## Work instructions
Look below for the line that contains "Spouse: none surviving", then copy it and each following line exactly, through and including the line that contains "Oskar's distributable intestate".

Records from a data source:

────────────────────

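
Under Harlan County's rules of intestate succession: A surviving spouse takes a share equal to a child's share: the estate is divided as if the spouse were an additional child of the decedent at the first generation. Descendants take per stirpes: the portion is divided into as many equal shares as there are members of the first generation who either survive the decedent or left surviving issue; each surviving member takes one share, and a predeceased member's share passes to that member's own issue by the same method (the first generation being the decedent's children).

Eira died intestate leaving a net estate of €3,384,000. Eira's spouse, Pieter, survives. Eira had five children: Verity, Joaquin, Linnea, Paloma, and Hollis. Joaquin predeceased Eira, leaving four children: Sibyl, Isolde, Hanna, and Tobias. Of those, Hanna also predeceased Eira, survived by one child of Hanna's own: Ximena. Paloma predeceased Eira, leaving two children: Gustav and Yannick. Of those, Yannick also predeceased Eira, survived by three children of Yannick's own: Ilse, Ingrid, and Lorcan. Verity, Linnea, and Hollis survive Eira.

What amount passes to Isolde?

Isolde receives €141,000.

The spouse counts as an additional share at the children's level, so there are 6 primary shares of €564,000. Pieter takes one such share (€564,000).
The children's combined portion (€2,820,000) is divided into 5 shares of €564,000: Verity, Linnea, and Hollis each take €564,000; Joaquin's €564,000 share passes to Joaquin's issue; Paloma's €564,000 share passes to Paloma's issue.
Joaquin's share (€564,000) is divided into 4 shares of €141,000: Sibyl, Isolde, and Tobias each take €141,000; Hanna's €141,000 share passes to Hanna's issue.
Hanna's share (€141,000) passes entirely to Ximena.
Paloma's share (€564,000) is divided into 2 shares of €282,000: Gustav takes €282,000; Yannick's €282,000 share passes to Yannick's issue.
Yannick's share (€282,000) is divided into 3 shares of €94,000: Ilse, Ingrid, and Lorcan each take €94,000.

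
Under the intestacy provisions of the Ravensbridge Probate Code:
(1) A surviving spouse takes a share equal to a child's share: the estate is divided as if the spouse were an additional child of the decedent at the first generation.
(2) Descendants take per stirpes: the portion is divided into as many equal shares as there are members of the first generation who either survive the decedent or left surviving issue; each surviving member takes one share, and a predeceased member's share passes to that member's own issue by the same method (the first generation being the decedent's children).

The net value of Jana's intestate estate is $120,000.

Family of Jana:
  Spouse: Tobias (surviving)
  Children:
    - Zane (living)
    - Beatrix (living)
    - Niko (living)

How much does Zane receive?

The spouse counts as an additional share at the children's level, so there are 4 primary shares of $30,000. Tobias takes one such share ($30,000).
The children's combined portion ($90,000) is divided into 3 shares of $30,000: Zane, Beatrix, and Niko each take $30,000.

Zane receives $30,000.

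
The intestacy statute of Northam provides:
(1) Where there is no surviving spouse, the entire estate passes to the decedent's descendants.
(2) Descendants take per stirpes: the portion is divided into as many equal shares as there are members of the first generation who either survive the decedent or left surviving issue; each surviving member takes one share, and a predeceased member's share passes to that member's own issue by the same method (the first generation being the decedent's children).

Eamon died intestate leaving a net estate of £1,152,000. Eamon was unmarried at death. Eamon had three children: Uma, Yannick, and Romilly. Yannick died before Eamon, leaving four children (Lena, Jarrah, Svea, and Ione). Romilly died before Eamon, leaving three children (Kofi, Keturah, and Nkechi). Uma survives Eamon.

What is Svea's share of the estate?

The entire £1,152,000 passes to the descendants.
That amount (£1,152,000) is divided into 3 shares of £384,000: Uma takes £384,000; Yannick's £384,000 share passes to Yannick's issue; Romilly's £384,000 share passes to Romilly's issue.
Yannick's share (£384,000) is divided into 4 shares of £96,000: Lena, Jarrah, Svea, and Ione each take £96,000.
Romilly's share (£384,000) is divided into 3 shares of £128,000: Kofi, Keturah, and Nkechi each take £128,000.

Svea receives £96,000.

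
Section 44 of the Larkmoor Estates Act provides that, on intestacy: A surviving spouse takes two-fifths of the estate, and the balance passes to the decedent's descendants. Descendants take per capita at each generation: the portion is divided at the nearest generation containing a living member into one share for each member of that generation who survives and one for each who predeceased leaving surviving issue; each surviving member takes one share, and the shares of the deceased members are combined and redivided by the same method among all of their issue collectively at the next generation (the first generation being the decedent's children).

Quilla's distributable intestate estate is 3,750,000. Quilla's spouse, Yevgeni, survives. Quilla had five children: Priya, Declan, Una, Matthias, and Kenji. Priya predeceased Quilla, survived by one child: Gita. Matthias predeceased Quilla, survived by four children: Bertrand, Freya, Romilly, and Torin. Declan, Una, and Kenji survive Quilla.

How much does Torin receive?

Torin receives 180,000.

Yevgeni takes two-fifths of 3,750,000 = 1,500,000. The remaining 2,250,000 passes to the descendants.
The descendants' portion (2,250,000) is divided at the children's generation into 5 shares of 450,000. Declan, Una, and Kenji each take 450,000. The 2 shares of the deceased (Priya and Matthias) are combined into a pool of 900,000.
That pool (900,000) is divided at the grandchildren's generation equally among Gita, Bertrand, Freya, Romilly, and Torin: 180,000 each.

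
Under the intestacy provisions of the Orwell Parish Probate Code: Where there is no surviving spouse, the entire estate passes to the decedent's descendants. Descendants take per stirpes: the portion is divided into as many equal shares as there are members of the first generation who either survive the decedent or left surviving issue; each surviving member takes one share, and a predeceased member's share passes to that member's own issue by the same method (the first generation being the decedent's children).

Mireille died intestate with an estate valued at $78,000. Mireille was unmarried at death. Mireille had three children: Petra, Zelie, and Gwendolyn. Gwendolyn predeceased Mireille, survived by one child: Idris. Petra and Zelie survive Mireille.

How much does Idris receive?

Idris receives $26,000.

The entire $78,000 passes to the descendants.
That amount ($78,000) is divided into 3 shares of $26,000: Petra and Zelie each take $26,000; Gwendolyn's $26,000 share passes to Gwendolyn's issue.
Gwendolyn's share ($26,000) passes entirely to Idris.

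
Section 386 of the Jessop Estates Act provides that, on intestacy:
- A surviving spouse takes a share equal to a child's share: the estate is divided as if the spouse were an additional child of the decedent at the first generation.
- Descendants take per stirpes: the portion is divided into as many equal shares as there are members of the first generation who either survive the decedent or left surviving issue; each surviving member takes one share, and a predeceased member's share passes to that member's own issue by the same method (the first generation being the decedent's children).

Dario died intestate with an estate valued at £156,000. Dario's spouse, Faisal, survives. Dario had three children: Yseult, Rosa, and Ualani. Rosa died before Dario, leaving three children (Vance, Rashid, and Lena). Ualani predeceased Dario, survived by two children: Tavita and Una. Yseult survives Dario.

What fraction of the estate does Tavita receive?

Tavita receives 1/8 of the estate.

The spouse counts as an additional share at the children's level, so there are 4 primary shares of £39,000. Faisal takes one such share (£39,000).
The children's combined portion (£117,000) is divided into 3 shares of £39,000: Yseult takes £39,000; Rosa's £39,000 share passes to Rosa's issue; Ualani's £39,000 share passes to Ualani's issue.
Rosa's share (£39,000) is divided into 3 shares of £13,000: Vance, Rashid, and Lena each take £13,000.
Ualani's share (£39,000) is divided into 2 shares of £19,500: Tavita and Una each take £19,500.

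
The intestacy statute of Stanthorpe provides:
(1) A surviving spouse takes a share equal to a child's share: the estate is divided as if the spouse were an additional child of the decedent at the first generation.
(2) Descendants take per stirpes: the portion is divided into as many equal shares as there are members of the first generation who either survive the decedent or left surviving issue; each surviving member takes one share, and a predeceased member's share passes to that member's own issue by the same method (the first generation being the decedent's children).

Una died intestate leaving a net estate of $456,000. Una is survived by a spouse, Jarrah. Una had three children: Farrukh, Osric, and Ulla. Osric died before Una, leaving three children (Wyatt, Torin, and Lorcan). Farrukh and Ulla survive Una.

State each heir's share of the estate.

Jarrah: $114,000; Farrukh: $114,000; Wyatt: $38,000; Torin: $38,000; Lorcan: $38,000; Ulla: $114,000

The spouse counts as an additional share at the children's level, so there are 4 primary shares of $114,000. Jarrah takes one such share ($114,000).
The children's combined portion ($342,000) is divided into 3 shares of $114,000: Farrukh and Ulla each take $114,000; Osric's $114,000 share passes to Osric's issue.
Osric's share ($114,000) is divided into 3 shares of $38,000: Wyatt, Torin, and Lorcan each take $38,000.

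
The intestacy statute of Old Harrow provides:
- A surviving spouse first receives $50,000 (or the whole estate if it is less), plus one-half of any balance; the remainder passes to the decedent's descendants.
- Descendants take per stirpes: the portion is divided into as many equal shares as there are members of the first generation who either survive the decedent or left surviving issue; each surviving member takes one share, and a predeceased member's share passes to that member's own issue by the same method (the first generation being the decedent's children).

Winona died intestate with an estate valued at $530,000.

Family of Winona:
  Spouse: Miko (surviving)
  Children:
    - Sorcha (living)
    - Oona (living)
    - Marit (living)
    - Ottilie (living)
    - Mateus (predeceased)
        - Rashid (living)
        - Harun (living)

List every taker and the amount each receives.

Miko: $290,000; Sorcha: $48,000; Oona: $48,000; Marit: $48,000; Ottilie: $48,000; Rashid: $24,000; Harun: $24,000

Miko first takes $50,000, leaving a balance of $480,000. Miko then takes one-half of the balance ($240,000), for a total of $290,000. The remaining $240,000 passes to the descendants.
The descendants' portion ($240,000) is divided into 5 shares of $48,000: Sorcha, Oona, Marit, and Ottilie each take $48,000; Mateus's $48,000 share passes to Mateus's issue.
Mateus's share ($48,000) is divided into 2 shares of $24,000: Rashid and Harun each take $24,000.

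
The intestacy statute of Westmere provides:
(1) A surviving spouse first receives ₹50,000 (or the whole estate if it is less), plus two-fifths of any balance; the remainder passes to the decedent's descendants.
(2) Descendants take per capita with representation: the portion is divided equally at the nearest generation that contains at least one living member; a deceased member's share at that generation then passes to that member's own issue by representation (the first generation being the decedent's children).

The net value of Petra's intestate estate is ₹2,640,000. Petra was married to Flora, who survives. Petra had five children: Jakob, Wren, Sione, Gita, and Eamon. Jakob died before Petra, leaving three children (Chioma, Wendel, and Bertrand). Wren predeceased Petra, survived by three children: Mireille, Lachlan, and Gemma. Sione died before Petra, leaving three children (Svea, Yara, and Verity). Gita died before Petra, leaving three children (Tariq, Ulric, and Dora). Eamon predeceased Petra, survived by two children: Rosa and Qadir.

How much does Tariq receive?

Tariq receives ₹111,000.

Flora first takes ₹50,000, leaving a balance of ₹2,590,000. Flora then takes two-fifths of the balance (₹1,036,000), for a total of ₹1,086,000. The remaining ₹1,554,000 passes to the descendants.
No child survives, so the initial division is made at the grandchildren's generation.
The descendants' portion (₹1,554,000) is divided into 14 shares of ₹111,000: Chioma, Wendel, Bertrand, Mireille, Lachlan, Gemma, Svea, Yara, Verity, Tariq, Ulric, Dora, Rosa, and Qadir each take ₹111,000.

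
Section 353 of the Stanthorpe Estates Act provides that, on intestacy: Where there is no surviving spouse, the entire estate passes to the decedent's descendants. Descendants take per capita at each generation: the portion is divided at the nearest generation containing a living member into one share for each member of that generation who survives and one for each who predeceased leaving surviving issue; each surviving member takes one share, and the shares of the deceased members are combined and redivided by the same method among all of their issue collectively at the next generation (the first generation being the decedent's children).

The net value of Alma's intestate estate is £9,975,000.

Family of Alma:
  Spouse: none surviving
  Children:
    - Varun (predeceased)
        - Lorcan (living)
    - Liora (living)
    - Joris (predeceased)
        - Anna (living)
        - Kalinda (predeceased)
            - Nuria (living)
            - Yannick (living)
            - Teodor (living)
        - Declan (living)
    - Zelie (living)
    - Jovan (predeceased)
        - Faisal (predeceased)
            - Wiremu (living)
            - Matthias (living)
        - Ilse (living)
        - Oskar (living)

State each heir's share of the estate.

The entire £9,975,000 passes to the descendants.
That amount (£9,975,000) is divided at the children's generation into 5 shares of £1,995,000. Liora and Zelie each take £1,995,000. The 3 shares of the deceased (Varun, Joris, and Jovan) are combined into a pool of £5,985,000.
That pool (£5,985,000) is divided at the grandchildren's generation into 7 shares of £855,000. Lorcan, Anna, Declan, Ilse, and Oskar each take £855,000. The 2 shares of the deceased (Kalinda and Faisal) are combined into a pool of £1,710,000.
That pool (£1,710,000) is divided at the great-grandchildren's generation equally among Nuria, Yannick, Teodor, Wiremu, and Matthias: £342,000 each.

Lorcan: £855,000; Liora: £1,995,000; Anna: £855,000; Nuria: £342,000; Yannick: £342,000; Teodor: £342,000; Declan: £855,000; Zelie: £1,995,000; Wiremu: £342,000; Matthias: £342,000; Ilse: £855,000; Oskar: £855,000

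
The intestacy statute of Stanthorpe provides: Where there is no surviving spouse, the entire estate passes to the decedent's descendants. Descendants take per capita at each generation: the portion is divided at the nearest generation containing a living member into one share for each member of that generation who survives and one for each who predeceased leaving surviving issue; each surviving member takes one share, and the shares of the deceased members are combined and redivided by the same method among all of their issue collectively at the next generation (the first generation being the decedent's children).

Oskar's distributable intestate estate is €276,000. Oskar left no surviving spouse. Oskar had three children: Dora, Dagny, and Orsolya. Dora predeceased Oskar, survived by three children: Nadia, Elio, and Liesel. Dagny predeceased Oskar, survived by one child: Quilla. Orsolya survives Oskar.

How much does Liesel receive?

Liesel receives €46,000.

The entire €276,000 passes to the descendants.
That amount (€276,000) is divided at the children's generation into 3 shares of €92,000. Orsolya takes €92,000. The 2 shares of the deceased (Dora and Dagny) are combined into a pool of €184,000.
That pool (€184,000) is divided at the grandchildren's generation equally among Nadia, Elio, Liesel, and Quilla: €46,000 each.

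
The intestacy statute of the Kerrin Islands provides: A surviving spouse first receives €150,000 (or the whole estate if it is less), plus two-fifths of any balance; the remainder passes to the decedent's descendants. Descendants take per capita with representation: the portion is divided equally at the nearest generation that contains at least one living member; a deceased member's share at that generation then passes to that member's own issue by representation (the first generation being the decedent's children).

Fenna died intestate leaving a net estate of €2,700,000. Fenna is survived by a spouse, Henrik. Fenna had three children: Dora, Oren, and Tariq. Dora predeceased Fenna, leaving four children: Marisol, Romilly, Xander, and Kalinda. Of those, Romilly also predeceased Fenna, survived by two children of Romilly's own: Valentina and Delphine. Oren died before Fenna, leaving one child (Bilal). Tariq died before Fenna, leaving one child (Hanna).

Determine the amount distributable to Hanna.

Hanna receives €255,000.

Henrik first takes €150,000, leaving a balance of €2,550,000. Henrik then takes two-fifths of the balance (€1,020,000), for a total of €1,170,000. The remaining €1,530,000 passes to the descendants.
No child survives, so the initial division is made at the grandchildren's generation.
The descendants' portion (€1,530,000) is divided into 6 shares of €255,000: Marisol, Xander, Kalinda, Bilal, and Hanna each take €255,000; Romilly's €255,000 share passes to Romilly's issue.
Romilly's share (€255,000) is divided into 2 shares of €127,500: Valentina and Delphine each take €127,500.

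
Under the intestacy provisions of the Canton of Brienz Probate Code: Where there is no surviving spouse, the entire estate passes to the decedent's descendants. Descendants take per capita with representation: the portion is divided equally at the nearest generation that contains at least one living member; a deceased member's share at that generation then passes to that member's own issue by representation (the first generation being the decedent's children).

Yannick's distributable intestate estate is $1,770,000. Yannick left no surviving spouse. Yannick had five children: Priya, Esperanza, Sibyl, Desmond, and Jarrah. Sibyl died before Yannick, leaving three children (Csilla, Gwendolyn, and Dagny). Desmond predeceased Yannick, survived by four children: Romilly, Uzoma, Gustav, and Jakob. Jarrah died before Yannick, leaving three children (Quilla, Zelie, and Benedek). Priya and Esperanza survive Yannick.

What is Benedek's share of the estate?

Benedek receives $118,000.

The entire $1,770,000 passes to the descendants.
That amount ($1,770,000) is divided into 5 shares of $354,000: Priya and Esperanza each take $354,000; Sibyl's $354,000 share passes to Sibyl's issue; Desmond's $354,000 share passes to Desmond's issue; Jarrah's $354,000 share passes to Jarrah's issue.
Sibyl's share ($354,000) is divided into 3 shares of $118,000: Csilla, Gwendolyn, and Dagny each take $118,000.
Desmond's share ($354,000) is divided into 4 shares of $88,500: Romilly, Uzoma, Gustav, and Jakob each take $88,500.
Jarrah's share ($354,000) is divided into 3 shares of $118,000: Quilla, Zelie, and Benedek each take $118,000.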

────────────────────

## Task answer
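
  Spouse: none surviving
  Children:
    - Varun (predeceased)
        - Lorcan (living)
    - Liora (living)
    - Joris (predeceased)
        - Anna (living)
        - Kalinda (predeceased)
            - Nuria (living)
            - Yannick (living)
            - Teodor (living)
        - Declan (living)
    - Zelie (living)
    - Jovan (predeceased)
        - Faisal (predeceased)
            - Wiremu (living)
            - Matthias (living)
        - Ilse (living)
        - Oskar (living)

State each heir's share of the estate.

The entire £9,975,000 passes to the descendants.
That amount (£9,975,000) is divided at the children's generation into 5 shares of £1,995,000. Liora and Zelie each take £1,995,000. The 3 shares of the deceased (Varun, Joris, and Jovan) are combined into a pool of £5,985,000.
That pool (£5,985,000) is divided at the grandchildren's generation into 7 shares of £855,000. Lorcan, Anna, Declan, Ilse, and Oskar each take £855,000. The 2 shares of the deceased (Kalinda and Faisal) are combined into a pool of £1,710,000.
That pool (£1,710,000) is divided at the great-grandchildren's generation equally among Nuria, Yannick, Teodor, Wiremu, and Matthias: £342,000 each.

Lorcan: £855,000; Liora: £1,995,000; Anna: £855,000; Nuria: £342,000; Yannick: £342,000; Teodor: £342,000; Declan: £855,000; Zelie: £1,995,000; Wiremu: £342,000; Matthias: £342,000; Ilse: £855,000; Oskar: £855,000

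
The intestacy statute of Stanthorpe provides: Where there is no surviving spouse, the entire estate passes to the decedent's descendants. Descendants take per capita at each generation: the portion is divided at the nearest generation containing a living member into one share for each member of that generation who survives and one for each who predeceased leaving surviving issue; each surviving member takes one share, and the shares of the deceased members are combined and redivided by the same method among all of their issue collectively at the next generation (the first generation being the decedent's children).

Oskar's distributable intestate estate is €276,000. Oskar left no surviving spouse. Oskar had three children: Dora, Dagny, and Orsolya. Dora predeceased Oskar, survived by three children: Nadia, Elio, and Liesel. Dagny predeceased Oskar, survived by one child: Quilla. Orsolya survives Oskar.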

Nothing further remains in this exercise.